### TASK INSTRUCTIONS
Which lines below contain "maximal"? Copy every one of them.

### PROVIDED INFORMATION
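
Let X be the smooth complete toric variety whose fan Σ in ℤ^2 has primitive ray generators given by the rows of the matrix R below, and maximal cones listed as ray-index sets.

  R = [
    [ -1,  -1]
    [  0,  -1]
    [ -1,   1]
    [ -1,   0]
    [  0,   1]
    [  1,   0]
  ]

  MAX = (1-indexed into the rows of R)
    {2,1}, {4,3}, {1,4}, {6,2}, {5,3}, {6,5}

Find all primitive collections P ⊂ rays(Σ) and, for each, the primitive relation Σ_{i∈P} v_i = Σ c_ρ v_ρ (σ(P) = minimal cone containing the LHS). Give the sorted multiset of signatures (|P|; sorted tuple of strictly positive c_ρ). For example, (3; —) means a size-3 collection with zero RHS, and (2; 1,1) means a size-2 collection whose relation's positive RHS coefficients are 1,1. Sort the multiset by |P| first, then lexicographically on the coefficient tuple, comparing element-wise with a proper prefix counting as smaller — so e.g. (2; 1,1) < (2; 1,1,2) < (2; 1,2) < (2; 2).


Σ has 9 primitive collections:

  P={2,5}:  v_{2} + v_{5} = 0  so sig = (2; —)
  P={4,6}:  v_{4} + v_{6} = 0  so sig = (2; —)
  P={1,5}:  v_{1} + v_{5} = v_{4}  so sig = (2; 1)
  P={1,6}:  v_{1} + v_{6} = v_{2}  so sig = (2; 1)
  P={2,3}:  v_{2} + v_{3} = v_{4}  so sig = (2; 1)
  P={2,4}:  v_{2} + v_{4} = v_{1}  so sig = (2; 1)
  P={3,6}:  v_{3} + v_{6} = v_{5}  so sig = (2; 1)
  P={4,5}:  v_{4} + v_{5} = v_{3}  so sig = (2; 1)
  P={1,3}:  v_{1} + v_{3} = 2·v_{4}  so sig = (2; 2)

so the primitive-relation signature multiset is
    |P|=2: 9 collections, coeffs (), (), (1), (1), (1), (1), (1), (1), (2)


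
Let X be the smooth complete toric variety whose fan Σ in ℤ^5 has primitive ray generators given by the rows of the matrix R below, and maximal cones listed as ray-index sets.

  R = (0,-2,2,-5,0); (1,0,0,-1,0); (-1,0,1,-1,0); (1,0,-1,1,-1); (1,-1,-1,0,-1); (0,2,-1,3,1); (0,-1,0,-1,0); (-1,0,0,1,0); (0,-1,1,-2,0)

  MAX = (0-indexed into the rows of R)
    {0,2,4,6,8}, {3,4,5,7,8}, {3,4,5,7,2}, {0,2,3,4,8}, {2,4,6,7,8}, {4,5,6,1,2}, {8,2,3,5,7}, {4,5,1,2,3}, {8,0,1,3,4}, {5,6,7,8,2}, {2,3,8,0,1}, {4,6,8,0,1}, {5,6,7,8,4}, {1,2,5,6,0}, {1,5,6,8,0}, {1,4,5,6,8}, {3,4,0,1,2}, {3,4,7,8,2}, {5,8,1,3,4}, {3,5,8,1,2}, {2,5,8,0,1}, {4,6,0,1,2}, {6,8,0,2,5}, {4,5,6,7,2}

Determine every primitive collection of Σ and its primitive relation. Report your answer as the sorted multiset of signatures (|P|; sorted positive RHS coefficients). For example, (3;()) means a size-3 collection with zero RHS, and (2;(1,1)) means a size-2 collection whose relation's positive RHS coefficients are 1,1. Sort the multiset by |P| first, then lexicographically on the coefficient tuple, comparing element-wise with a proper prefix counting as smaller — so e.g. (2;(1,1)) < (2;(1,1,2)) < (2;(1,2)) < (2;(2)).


|primitive collections| = 8. Relations:

  {1,7}:  v_{1} + v_{7} = 0 — sig = (2;())
  {3,6}:  v_{3} + v_{6} = v_{4} — sig = (2;(1))
  {0,7}:  v_{0} + v_{7} = v_{2} + v_{6} + v_{8} — sig = (2;(1,1,1))
  {0,3,5}:  v_{0} + v_{3} + v_{5} = v_{1} — sig = (3;(1))
  {0,4,5}:  v_{0} + v_{4} + v_{5} = v_{1} + v_{6} — sig = (3;(1,1))
  {2,4,5,8}:  v_{2} + v_{4} + v_{5} + v_{8} = 0 — sig = (4;())
  {1,2,6,8}:  v_{1} + v_{2} + v_{6} + v_{8} = v_{0} — sig = (4;(1))
  {1,2,4,8}:  v_{1} + v_{2} + v_{4} + v_{8} = v_{0} + v_{3} — sig = (4;(1,1))

Signatures (|P|; sorted positive RHS coefficients), sorted:
[(2;()), (2;(1)), (2;(1,1,1)), (3;(1)), (3;(1,1)), (4;()), (4;(1)), (4;(1,1))]


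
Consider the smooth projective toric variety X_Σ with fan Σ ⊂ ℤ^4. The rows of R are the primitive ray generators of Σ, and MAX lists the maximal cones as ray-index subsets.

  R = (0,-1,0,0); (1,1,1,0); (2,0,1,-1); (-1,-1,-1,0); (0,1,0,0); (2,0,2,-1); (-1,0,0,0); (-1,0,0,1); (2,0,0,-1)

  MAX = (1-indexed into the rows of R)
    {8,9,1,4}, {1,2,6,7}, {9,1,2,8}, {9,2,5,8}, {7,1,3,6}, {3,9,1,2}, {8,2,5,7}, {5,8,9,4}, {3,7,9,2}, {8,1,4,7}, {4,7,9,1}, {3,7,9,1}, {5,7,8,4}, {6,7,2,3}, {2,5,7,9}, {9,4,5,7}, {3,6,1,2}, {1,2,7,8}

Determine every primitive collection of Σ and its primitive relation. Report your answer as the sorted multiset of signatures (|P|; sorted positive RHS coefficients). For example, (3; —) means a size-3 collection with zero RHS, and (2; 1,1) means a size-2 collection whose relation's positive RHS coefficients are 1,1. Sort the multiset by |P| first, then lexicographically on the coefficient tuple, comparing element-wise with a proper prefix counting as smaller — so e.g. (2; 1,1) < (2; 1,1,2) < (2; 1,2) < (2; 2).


The 12 primitive collections of Σ (r=9, n=4):

  • {1,5}:  v_{1} + v_{5} = 0 ; sig = (2; —)
  • {2,4}:  v_{2} + v_{4} = 0 ; sig = (2; —)
  • {3,8}:  v_{3} + v_{8} = v_{1} + v_{2} ; sig = (2; 1,1)
  • {3,4}:  v_{3} + v_{4} = v_{1} + v_{7} + v_{9} ; sig = (2; 1,1,1)
  • {3,5}:  v_{3} + v_{5} = v_{2} + v_{7} + v_{9} ; sig = (2; 1,1,1)
  • {4,6}:  v_{4} + v_{6} = v_{1} + v_{3} + v_{7} ; sig = (2; 1,1,1)
  • {5,6}:  v_{5} + v_{6} = v_{2} + v_{3} + v_{7} ; sig = (2; 1,1,1)
  • {6,8}:  v_{6} + v_{8} = 2·v_{1} + 2·v_{2} + v_{7} ; sig = (2; 1,2,2)
  • {6,9}:  v_{6} + v_{9} = 2·v_{3} ; sig = (2; 2)
  • {7,8,9}:  v_{7} + v_{8} + v_{9} = 0 ; sig = (3; —)
  • {1,2,3,7}:  v_{1} + v_{2} + v_{3} + v_{7} = v_{6} ; sig = (4; 1)
  • {1,2,7,9}:  v_{1} + v_{2} + v_{7} + v_{9} = v_{3} ; sig = (4; 1)

Hence PRS(X_Σ) =
    |P|=2: 9 collections, coeffs (), (), (1,1), (1,1,1), (1,1,1), (1,1,1), (1,1,1), (1,2,2), (2)
    |P|=3: 1 collection, coeffs ()
    |P|=4: 2 collections, coeffs (1), (1)


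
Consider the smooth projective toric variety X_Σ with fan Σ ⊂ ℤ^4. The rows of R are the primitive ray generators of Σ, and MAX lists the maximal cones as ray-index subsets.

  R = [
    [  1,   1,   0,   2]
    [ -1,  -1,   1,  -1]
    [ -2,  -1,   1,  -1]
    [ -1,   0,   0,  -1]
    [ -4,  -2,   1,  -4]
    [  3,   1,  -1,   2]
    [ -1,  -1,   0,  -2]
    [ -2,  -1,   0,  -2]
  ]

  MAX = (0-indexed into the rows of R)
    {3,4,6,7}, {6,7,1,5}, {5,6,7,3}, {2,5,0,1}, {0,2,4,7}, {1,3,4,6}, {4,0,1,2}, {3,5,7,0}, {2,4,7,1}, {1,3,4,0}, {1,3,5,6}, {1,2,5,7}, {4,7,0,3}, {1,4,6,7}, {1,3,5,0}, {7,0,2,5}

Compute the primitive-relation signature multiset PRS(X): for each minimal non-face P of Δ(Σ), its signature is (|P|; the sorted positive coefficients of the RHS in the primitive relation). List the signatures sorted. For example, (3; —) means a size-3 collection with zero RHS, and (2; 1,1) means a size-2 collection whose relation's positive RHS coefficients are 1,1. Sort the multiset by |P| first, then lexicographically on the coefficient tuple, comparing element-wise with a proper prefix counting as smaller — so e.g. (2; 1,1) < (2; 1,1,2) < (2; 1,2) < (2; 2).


Primitive collections (6):

  P={0,6}:  v_{0} + v_{6} = 0 — sig = (2; —)
  P={4,5}:  v_{4} + v_{5} = v_{6} — sig = (2; 1)
  P={2,3}:  v_{2} + v_{3} = v_{0} + v_{4} — sig = (2; 1,1)
  P={2,6}:  v_{2} + v_{6} = v_{1} + v_{7} — sig = (2; 1,1)
  P={0,1,7}:  v_{0} + v_{1} + v_{7} = v_{2} — sig = (3; 1)
  P={1,3,7}:  v_{1} + v_{3} + v_{7} = v_{4} — sig = (3; 1)

Hence PRS(X_Σ) =
    |P|=2: 4 collections, coeffs (), (1), (1,1), (1,1)
    |P|=3: 2 collections, coeffs (1), (1)


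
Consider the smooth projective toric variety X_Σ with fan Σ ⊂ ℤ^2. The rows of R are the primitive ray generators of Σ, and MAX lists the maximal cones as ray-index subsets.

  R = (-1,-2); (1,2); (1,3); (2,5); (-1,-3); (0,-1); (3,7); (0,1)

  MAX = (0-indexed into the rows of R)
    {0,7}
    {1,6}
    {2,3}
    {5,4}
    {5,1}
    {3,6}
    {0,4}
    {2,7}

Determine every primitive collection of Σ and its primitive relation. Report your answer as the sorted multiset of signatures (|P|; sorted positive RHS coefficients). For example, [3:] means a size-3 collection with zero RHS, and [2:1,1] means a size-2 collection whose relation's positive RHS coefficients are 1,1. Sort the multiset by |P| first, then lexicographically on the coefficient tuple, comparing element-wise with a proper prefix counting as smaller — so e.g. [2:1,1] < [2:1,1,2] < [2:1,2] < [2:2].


Σ has 20 primitive collections:

  P = {0,1}:  v_{0} + v_{1} = 0  →  sig = [2:]
  P = {2,4}:  v_{2} + v_{4} = 0  →  sig = [2:]
  P = {5,7}:  v_{5} + v_{7} = 0  →  sig = [2:]
  P = {0,2}:  v_{0} + v_{2} = v_{7}  →  sig = [2:1]
  P = {0,3}:  v_{0} + v_{3} = v_{2}  →  sig = [2:1]
  P = {0,5}:  v_{0} + v_{5} = v_{4}  →  sig = [2:1]
  P = {0,6}:  v_{0} + v_{6} = v_{3}  →  sig = [2:1]
  P = {1,2}:  v_{1} + v_{2} = v_{3}  →  sig = [2:1]
  P = {1,3}:  v_{1} + v_{3} = v_{6}  →  sig = [2:1]
  P = {1,4}:  v_{1} + v_{4} = v_{5}  →  sig = [2:1]
  P = {1,7}:  v_{1} + v_{7} = v_{2}  →  sig = [2:1]
  P = {2,5}:  v_{2} + v_{5} = v_{1}  →  sig = [2:1]
  P = {3,4}:  v_{3} + v_{4} = v_{1}  →  sig = [2:1]
  P = {4,7}:  v_{4} + v_{7} = v_{0}  →  sig = [2:1]
  P = {6,7}:  v_{6} + v_{7} = v_{2} + v_{3}  →  sig = [2:1,1]
  P = {2,6}:  v_{2} + v_{6} = 2·v_{3}  →  sig = [2:2]
  P = {3,5}:  v_{3} + v_{5} = 2·v_{1}  →  sig = [2:2]
  P = {3,7}:  v_{3} + v_{7} = 2·v_{2}  →  sig = [2:2]
  P = {4,6}:  v_{4} + v_{6} = 2·v_{1}  →  sig = [2:2]
  P = {5,6}:  v_{5} + v_{6} = 3·v_{1}  →  sig = [2:3]

Sorted signature multiset PRS(X):
    |P|=2: 20 collections, coeffs (), (), (), (1), (1), (1), (1), (1), (1), (1), (1), (1), (1), (1), (1,1), (2), (2), (2), (2), (3)


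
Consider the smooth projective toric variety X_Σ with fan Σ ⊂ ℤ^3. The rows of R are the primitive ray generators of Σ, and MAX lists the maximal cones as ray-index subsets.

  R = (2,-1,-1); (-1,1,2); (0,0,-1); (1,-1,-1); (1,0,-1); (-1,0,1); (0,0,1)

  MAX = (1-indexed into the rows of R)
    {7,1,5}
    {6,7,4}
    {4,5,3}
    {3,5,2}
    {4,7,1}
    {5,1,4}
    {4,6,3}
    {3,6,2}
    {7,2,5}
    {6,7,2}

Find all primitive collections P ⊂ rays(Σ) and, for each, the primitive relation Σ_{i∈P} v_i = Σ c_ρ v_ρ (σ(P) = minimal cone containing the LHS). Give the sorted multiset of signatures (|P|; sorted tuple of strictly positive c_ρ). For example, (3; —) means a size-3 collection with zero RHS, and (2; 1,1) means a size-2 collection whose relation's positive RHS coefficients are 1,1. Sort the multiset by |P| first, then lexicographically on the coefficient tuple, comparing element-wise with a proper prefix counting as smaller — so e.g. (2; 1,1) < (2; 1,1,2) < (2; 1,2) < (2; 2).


Minimal non-faces — 7 found among 7 rays, 10 max cones:

  • {3,7}:  v_{3} + v_{7} = 0  ⟹  sig = (2; —)
  • {5,6}:  v_{5} + v_{6} = 0  ⟹  sig = (2; —)
  • {2,4}:  v_{2} + v_{4} = v_{7}  ⟹  sig = (2; 1)
  • {1,3}:  v_{1} + v_{3} = v_{4} + v_{5}  ⟹  sig = (2; 1,1)
  • {1,6}:  v_{1} + v_{6} = v_{4} + v_{7}  ⟹  sig = (2; 1,1)
  • {1,2}:  v_{1} + v_{2} = v_{5} + 2·v_{7}  ⟹  sig = (2; 1,2)
  • {4,5,7}:  v_{4} + v_{5} + v_{7} = v_{1}  ⟹  sig = (3; 1)

so the primitive-relation signature multiset is
{ (2; —) ×2,  (2; 1),  (2; 1,1) ×2,  (2; 1,2),  (3; 1) }


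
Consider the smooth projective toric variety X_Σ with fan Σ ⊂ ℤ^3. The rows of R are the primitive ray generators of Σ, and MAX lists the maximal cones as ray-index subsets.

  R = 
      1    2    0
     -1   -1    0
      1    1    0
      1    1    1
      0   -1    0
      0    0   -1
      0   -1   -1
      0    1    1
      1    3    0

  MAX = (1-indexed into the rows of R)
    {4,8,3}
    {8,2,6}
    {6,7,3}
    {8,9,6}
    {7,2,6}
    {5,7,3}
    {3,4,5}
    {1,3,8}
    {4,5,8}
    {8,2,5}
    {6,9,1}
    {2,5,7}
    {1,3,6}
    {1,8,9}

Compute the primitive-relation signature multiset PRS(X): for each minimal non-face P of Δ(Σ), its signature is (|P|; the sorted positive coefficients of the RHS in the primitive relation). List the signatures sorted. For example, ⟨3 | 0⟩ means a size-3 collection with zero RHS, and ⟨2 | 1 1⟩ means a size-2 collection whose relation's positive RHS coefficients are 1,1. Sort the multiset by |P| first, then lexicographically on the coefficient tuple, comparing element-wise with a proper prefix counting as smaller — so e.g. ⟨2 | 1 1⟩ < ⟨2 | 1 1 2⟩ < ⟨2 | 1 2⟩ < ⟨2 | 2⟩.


18 collections generate NE(X_Σ); each relation:

  {2,3}:  v_{2} + v_{3} = 0 — sig = ⟨2 | 0⟩
  {7,8}:  v_{7} + v_{8} = 0 — sig = ⟨2 | 0⟩
  {1,5}:  v_{1} + v_{5} = v_{3} — sig = ⟨2 | 1⟩
  {4,6}:  v_{4} + v_{6} = v_{3} — sig = ⟨2 | 1⟩
  {5,6}:  v_{5} + v_{6} = v_{7} — sig = ⟨2 | 1⟩
  {5,9}:  v_{5} + v_{9} = v_{1} — sig = ⟨2 | 1⟩
  {1,2}:  v_{1} + v_{2} = v_{6} + v_{8} — sig = ⟨2 | 1 1⟩
  {1,7}:  v_{1} + v_{7} = v_{3} + v_{6} — sig = ⟨2 | 1 1⟩
  {2,4}:  v_{2} + v_{4} = v_{5} + v_{8} — sig = ⟨2 | 1 1⟩
  {4,7}:  v_{4} + v_{7} = v_{3} + v_{5} — sig = ⟨2 | 1 1⟩
  {7,9}:  v_{7} + v_{9} = v_{1} + v_{6} — sig = ⟨2 | 1 1⟩
  {4,9}:  v_{4} + v_{9} = v_{1} + v_{3} + v_{8} — sig = ⟨2 | 1 1 1⟩
  {1,4}:  v_{1} + v_{4} = 2·v_{3} + v_{8} — sig = ⟨2 | 1 2⟩
  {3,9}:  v_{3} + v_{9} = 2·v_{1} — sig = ⟨2 | 2⟩
  {2,9}:  v_{2} + v_{9} = 2·v_{6} + 2·v_{8} — sig = ⟨2 | 2 2⟩
  {1,6,8}:  v_{1} + v_{6} + v_{8} = v_{9} — sig = ⟨3 | 1⟩
  {3,5,8}:  v_{3} + v_{5} + v_{8} = v_{4} — sig = ⟨3 | 1⟩
  {3,6,8}:  v_{3} + v_{6} + v_{8} = v_{1} — sig = ⟨3 | 1⟩

Sorted signature multiset PRS(X):
    |P|=2: 15 collections, coeffs (), (), (1), (1), (1), (1), (1,1), (1,1), (1,1), (1,1), (1,1), (1,1,1), (1,2), (2), (2,2)
    |P|=3: 3 collections, coeffs (1), (1), (1)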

### YOUR RESPONSE
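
Let X be the smooth complete toric variety whose fan Σ in ℤ^2 has primitive ray generators given by the rows of the matrix R below, and maximal cones listed as ray-index sets.
Let X be the smooth complete toric variety whose fan Σ in ℤ^5 has primitive ray generators given by the rows of the matrix R below, and maximal cones listed as ray-index sets.
Consider the smooth projective toric variety X_Σ with fan Σ ⊂ ℤ^4. The rows of R are the primitive ray generators of Σ, and MAX lists the maximal cones as ray-index subsets.
Consider the smooth projective toric variety X_Σ with fan Σ ⊂ ℤ^4. The rows of R are the primitive ray generators of Σ, and MAX lists the maximal cones as ray-index subsets.
Consider the smooth projective toric variety X_Σ with fan Σ ⊂ ℤ^2. The rows of R are the primitive ray generators of Σ, and MAX lists the maximal cones as ray-index subsets.
Consider the smooth projective toric variety X_Σ with fan Σ ⊂ ℤ^3. The rows of R are the primitive ray generators of Σ, and MAX lists the maximal cones as ray-index subsets.
Consider the smooth projective toric variety X_Σ with fan Σ ⊂ ℤ^3. The rows of R are the primitive ray generators of Σ, and MAX lists the maximal cones as ray-index subsets.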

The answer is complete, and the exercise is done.